» **Work required**: Search for the word "RemoteRecord" in the entries. Each line that holds it should be copied.

» **Records**:
::::::

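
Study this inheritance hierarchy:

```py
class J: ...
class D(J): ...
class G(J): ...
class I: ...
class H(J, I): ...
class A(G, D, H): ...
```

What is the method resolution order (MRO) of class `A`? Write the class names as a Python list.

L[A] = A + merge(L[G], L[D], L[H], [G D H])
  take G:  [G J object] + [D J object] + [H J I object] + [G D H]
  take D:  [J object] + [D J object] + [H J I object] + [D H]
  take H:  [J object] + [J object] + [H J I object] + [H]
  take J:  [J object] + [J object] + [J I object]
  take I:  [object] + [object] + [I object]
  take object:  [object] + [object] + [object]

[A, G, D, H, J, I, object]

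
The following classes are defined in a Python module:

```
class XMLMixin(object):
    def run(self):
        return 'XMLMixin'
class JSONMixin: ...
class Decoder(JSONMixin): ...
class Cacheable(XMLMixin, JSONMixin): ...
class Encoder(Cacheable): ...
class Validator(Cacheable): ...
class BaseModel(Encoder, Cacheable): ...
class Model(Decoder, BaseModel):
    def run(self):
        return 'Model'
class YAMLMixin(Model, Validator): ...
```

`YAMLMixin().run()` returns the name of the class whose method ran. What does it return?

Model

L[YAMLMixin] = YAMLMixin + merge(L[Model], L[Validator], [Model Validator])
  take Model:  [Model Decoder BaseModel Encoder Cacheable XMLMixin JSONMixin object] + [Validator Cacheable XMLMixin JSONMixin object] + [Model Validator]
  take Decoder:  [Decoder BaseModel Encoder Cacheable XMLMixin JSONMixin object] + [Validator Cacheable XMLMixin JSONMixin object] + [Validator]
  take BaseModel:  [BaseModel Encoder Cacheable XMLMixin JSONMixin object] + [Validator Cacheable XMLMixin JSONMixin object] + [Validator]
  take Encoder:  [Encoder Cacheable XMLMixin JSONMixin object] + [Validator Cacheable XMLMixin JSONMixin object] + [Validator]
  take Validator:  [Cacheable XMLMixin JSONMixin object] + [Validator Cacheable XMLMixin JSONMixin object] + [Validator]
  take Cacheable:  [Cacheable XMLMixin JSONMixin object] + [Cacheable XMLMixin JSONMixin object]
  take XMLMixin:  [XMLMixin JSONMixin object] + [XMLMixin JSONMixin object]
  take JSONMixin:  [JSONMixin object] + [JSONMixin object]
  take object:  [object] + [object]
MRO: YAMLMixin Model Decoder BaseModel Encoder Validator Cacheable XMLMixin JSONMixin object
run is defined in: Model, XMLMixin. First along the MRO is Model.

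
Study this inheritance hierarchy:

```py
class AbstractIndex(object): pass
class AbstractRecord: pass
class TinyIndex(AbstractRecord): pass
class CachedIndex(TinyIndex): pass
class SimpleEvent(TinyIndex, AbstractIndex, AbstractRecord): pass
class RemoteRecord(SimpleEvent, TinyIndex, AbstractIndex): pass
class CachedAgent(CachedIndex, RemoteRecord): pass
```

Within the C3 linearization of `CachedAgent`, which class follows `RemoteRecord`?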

::::::

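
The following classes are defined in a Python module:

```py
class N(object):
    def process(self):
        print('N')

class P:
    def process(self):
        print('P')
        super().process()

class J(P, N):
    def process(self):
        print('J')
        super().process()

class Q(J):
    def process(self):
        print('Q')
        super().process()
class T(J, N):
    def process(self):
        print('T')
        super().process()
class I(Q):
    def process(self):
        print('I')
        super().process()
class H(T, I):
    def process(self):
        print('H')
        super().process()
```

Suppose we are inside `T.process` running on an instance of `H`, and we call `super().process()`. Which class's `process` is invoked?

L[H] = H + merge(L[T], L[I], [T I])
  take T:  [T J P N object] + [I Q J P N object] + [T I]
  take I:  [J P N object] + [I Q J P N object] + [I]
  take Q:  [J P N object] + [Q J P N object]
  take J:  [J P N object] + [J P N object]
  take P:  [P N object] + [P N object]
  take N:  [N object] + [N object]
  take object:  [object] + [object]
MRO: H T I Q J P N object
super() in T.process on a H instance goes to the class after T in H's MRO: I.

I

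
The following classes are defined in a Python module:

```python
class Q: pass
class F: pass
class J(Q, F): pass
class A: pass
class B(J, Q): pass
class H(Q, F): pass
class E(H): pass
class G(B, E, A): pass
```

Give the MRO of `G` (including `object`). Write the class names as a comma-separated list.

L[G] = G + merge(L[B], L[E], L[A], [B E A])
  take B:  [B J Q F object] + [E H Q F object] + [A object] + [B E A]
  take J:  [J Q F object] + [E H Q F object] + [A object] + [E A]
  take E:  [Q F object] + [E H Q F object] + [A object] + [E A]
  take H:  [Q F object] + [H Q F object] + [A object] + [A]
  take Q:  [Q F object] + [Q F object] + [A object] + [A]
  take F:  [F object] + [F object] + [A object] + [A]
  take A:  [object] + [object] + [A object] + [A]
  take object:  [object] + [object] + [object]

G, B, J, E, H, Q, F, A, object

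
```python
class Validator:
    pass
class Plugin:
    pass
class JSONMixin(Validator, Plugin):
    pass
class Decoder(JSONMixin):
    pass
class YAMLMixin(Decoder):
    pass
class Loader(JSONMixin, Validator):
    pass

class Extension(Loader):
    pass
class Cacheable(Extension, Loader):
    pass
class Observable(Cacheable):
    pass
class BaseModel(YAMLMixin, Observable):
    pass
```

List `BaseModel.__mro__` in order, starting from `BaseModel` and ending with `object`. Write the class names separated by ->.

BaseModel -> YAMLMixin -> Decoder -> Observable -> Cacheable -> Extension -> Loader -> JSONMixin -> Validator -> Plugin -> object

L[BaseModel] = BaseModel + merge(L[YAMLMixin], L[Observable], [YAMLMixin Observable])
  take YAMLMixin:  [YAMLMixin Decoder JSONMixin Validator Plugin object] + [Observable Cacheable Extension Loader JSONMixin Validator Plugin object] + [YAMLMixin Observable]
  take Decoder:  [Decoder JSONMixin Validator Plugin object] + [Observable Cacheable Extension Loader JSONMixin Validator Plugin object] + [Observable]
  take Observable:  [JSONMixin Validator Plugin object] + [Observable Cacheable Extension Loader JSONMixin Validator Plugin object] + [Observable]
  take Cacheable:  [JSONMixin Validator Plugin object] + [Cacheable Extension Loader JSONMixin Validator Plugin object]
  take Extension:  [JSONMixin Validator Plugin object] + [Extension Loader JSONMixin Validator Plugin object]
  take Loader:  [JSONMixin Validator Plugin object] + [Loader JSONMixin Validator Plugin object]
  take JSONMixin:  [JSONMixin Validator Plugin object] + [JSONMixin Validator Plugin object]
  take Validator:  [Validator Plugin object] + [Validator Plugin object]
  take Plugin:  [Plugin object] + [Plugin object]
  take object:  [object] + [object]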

::::::

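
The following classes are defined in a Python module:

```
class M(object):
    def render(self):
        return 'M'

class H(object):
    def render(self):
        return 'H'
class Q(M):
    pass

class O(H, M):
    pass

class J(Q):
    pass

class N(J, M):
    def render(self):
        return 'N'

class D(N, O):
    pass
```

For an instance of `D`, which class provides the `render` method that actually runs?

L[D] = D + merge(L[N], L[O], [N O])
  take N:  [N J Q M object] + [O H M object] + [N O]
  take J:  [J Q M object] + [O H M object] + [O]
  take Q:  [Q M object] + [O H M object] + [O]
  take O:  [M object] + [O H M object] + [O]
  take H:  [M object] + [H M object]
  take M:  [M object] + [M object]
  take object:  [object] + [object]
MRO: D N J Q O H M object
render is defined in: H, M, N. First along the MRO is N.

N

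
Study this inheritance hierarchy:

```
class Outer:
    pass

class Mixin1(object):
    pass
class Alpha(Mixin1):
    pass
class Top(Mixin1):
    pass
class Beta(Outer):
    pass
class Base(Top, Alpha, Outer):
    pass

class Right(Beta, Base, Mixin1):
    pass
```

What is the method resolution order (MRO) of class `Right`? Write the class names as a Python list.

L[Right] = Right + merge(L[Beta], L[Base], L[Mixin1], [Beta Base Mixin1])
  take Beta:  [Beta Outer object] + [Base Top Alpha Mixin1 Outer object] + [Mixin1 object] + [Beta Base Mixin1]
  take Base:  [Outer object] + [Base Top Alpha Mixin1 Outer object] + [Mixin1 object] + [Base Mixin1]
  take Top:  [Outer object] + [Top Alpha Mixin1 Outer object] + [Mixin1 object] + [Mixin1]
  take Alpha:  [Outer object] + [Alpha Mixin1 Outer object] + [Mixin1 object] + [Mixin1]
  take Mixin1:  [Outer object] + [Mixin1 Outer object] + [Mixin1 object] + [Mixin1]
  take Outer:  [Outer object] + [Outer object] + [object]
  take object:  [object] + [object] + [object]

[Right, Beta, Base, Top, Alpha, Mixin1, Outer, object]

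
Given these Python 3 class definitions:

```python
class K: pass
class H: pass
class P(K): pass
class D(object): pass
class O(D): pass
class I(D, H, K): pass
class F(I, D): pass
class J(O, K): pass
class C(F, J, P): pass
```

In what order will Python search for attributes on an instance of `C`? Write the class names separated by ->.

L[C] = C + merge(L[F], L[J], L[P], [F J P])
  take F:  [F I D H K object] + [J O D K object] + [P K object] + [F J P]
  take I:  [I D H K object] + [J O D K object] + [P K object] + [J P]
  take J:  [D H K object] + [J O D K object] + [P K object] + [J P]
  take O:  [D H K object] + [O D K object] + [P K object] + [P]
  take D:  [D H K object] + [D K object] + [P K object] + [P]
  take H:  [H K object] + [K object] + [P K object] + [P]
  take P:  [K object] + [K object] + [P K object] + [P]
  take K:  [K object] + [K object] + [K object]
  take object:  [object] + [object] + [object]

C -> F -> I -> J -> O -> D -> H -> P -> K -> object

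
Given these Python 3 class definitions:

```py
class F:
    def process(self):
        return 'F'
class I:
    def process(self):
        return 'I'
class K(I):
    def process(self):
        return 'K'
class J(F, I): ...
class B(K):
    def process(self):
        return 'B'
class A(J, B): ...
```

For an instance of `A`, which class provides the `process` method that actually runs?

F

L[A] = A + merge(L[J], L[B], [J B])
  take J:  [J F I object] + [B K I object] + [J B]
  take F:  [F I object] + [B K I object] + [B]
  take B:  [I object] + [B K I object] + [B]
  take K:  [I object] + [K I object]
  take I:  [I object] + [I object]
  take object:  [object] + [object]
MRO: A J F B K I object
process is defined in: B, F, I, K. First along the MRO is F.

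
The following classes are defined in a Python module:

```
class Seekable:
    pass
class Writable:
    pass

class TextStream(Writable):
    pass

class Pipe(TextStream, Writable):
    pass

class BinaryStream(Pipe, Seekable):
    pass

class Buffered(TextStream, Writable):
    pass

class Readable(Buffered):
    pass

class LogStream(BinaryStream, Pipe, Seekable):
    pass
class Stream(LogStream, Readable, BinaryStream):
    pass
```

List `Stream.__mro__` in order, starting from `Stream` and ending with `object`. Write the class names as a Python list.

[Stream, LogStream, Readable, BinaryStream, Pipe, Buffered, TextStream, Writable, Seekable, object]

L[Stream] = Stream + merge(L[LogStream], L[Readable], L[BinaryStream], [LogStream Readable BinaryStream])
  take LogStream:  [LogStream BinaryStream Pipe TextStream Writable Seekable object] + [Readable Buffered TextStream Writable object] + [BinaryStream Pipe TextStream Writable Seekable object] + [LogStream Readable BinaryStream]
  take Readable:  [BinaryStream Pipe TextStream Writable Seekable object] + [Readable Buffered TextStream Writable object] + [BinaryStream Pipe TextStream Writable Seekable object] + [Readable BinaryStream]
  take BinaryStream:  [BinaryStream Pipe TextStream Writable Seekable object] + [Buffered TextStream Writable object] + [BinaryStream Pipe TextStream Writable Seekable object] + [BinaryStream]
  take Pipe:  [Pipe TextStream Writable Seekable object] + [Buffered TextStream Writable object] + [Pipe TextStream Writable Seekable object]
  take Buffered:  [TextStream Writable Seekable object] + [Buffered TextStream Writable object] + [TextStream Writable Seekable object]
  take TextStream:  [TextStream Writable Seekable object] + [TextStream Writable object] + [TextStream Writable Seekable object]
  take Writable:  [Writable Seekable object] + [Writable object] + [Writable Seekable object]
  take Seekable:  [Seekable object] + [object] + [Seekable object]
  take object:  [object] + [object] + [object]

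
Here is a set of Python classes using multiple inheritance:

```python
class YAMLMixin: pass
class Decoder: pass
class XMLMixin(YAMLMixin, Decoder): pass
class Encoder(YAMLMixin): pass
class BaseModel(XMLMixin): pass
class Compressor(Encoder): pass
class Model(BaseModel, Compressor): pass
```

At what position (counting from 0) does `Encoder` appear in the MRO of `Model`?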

::::::

» **Result of the task**:
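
class RemoteRecord(SimpleEvent, TinyIndex, AbstractIndex): pass
class CachedAgent(CachedIndex, RemoteRecord): pass
Within the C3 linearization of `CachedAgent`, which class follows `RemoteRecord`?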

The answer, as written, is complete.